- ASSIGNMENT:
The answer should contain every record below, output exactly.

Stored items:

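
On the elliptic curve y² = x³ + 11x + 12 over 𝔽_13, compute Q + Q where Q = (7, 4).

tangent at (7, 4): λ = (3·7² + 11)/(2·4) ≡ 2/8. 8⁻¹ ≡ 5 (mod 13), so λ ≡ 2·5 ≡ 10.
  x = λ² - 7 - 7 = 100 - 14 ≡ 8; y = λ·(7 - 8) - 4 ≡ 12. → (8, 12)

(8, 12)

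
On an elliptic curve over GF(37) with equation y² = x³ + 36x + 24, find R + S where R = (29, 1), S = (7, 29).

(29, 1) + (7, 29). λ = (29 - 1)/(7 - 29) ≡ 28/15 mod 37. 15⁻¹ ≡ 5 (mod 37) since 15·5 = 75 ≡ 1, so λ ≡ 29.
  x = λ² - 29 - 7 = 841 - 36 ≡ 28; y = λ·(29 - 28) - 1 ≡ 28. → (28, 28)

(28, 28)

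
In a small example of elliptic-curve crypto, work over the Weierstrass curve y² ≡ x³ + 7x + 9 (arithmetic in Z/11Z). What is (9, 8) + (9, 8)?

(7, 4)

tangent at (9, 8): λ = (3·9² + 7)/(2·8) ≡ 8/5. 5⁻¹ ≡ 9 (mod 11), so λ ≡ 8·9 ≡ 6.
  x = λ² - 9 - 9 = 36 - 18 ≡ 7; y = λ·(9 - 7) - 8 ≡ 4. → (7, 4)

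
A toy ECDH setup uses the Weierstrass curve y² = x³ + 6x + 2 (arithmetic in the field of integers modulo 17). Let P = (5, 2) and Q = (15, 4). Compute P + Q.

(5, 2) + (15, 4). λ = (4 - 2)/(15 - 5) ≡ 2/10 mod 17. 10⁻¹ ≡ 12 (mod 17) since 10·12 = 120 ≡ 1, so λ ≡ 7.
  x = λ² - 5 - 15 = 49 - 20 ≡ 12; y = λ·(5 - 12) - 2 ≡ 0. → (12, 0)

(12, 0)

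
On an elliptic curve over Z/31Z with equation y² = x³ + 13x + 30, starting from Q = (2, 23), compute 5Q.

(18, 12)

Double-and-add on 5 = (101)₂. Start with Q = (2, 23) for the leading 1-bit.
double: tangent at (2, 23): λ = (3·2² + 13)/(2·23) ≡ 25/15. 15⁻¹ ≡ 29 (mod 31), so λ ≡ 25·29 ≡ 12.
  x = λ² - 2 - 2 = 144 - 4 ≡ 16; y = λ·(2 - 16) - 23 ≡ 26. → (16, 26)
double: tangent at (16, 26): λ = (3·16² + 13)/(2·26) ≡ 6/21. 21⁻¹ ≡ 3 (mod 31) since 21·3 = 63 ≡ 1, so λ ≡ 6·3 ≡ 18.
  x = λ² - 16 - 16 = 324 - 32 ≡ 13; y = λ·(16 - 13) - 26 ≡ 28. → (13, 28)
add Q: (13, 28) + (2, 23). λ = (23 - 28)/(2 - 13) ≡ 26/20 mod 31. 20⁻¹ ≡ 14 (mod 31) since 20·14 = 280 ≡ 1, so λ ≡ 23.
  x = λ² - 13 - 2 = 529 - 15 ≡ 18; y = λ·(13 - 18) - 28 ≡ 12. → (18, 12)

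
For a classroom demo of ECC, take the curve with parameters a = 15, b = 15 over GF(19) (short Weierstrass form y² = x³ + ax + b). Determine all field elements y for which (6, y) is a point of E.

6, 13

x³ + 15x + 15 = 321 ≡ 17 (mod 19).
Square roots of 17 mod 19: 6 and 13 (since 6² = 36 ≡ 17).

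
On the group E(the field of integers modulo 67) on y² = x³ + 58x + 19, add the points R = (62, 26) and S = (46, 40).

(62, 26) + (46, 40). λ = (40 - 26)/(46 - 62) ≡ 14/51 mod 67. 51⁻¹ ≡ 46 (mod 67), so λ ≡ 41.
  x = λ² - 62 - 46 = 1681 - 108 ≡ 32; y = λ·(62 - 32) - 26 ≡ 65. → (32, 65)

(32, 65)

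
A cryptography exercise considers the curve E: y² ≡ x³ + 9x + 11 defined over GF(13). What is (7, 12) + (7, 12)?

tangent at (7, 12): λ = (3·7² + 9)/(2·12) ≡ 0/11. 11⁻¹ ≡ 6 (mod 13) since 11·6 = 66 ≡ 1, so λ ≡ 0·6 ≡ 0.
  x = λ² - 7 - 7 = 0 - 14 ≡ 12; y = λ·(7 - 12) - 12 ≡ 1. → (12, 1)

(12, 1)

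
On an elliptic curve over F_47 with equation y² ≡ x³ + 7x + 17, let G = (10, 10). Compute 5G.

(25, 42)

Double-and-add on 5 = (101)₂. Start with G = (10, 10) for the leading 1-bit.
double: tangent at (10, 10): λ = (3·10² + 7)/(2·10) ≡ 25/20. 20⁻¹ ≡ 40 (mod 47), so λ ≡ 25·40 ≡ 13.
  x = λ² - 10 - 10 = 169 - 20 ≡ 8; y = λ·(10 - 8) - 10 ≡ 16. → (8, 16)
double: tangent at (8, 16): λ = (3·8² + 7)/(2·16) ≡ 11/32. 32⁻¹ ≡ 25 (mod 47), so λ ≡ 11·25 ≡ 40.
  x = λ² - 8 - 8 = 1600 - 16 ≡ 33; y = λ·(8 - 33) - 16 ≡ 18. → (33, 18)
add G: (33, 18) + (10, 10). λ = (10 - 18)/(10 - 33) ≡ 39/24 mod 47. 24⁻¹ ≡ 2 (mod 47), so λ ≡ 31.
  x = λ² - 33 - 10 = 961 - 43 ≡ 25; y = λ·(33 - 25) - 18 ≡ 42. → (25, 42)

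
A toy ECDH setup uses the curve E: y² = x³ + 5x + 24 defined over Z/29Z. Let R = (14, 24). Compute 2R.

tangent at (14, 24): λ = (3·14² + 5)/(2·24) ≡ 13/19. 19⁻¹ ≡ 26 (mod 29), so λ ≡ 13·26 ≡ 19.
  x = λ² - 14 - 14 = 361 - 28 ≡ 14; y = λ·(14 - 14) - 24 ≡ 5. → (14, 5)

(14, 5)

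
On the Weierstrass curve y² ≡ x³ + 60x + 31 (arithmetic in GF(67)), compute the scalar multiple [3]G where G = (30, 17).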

- TASK RESULT:
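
On the elliptic curve y² = x³ + 11x + 12 over 𝔽_13, compute Q + Q where Q = (7, 4).

tangent at (7, 4): λ = (3·7² + 11)/(2·4) ≡ 2/8. 8⁻¹ ≡ 5 (mod 13), so λ ≡ 2·5 ≡ 10.
  x = λ² - 7 - 7 = 100 - 14 ≡ 8; y = λ·(7 - 8) - 4 ≡ 12. → (8, 12)

(8, 12)

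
On an elliptic curve over GF(37) with equation y² = x³ + 36x + 24, find R + S where R = (29, 1), S = (7, 29).

(29, 1) + (7, 29). λ = (29 - 1)/(7 - 29) ≡ 28/15 mod 37. 15⁻¹ ≡ 5 (mod 37) since 15·5 = 75 ≡ 1, so λ ≡ 29.
  x = λ² - 29 - 7 = 841 - 36 ≡ 28; y = λ·(29 - 28) - 1 ≡ 28. → (28, 28)

(28, 28)

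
In a small example of elliptic-curve crypto, work over the Weierstrass curve y² ≡ x³ + 7x + 9 (arithmetic in Z/11Z). What is (9, 8) + (9, 8)?

(7, 4)

tangent at (9, 8): λ = (3·9² + 7)/(2·8) ≡ 8/5. 5⁻¹ ≡ 9 (mod 11), so λ ≡ 8·9 ≡ 6.
  x = λ² - 9 - 9 = 36 - 18 ≡ 7; y = λ·(9 - 7) - 8 ≡ 4. → (7, 4)

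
A toy ECDH setup uses the Weierstrass curve y² = x³ + 6x + 2 (arithmetic in the field of integers modulo 17). Let P = (5, 2) and Q = (15, 4). Compute P + Q.

(5, 2) + (15, 4). λ = (4 - 2)/(15 - 5) ≡ 2/10 mod 17. 10⁻¹ ≡ 12 (mod 17) since 10·12 = 120 ≡ 1, so λ ≡ 7.
  x = λ² - 5 - 15 = 49 - 20 ≡ 12; y = λ·(5 - 12) - 2 ≡ 0. → (12, 0)

(12, 0)

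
On an elliptic curve over Z/31Z with equation y² = x³ + 13x + 30, starting from Q = (2, 23), compute 5Q.

(18, 12)

Double-and-add on 5 = (101)₂. Start with Q = (2, 23) for the leading 1-bit.
double: tangent at (2, 23): λ = (3·2² + 13)/(2·23) ≡ 25/15. 15⁻¹ ≡ 29 (mod 31), so λ ≡ 25·29 ≡ 12.
  x = λ² - 2 - 2 = 144 - 4 ≡ 16; y = λ·(2 - 16) - 23 ≡ 26. → (16, 26)
double: tangent at (16, 26): λ = (3·16² + 13)/(2·26) ≡ 6/21. 21⁻¹ ≡ 3 (mod 31) since 21·3 = 63 ≡ 1, so λ ≡ 6·3 ≡ 18.
  x = λ² - 16 - 16 = 324 - 32 ≡ 13; y = λ·(16 - 13) - 26 ≡ 28. → (13, 28)
add Q: (13, 28) + (2, 23). λ = (23 - 28)/(2 - 13) ≡ 26/20 mod 31. 20⁻¹ ≡ 14 (mod 31) since 20·14 = 280 ≡ 1, so λ ≡ 23.
  x = λ² - 13 - 2 = 529 - 15 ≡ 18; y = λ·(13 - 18) - 28 ≡ 12. → (18, 12)

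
For a classroom demo of ECC, take the curve with parameters a = 15, b = 15 over GF(19) (short Weierstrass form y² = x³ + ax + b). Determine all field elements y for which (6, y) is a point of E.

6, 13

x³ + 15x + 15 = 321 ≡ 17 (mod 19).
Square roots of 17 mod 19: 6 and 13 (since 6² = 36 ≡ 17).

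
On the group E(the field of integers modulo 67) on y² = x³ + 58x + 19, add the points R = (62, 26) and S = (46, 40).

(62, 26) + (46, 40). λ = (40 - 26)/(46 - 62) ≡ 14/51 mod 67. 51⁻¹ ≡ 46 (mod 67), so λ ≡ 41.
  x = λ² - 62 - 46 = 1681 - 108 ≡ 32; y = λ·(62 - 32) - 26 ≡ 65. → (32, 65)

(32, 65)

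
A cryptography exercise considers the curve E: y² ≡ x³ + 9x + 11 defined over GF(13). What is (7, 12) + (7, 12)?

tangent at (7, 12): λ = (3·7² + 9)/(2·12) ≡ 0/11. 11⁻¹ ≡ 6 (mod 13) since 11·6 = 66 ≡ 1, so λ ≡ 0·6 ≡ 0.
  x = λ² - 7 - 7 = 0 - 14 ≡ 12; y = λ·(7 - 12) - 12 ≡ 1. → (12, 1)

(12, 1)

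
On an elliptic curve over F_47 with equation y² ≡ x³ + 7x + 17, let G = (10, 10). Compute 5G.

(25, 42)

Double-and-add on 5 = (101)₂. Start with G = (10, 10) for the leading 1-bit.
double: tangent at (10, 10): λ = (3·10² + 7)/(2·10) ≡ 25/20. 20⁻¹ ≡ 40 (mod 47), so λ ≡ 25·40 ≡ 13.
  x = λ² - 10 - 10 = 169 - 20 ≡ 8; y = λ·(10 - 8) - 10 ≡ 16. → (8, 16)
double: tangent at (8, 16): λ = (3·8² + 7)/(2·16) ≡ 11/32. 32⁻¹ ≡ 25 (mod 47), so λ ≡ 11·25 ≡ 40.
  x = λ² - 8 - 8 = 1600 - 16 ≡ 33; y = λ·(8 - 33) - 16 ≡ 18. → (33, 18)
add G: (33, 18) + (10, 10). λ = (10 - 18)/(10 - 33) ≡ 39/24 mod 47. 24⁻¹ ≡ 2 (mod 47), so λ ≡ 31.
  x = λ² - 33 - 10 = 961 - 43 ≡ 25; y = λ·(33 - 25) - 18 ≡ 42. → (25, 42)

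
A toy ECDH setup uses the curve E: y² = x³ + 5x + 24 defined over Z/29Z. Let R = (14, 24). Compute 2R.

tangent at (14, 24): λ = (3·14² + 5)/(2·24) ≡ 13/19. 19⁻¹ ≡ 26 (mod 29), so λ ≡ 13·26 ≡ 19.
  x = λ² - 14 - 14 = 361 - 28 ≡ 14; y = λ·(14 - 14) - 24 ≡ 5. → (14, 5)

(14, 5)

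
On the Weierstrass curve y² ≡ x³ + 60x + 31 (arithmetic in GF(67)), compute the scalar multiple [3]G where G = (30, 17).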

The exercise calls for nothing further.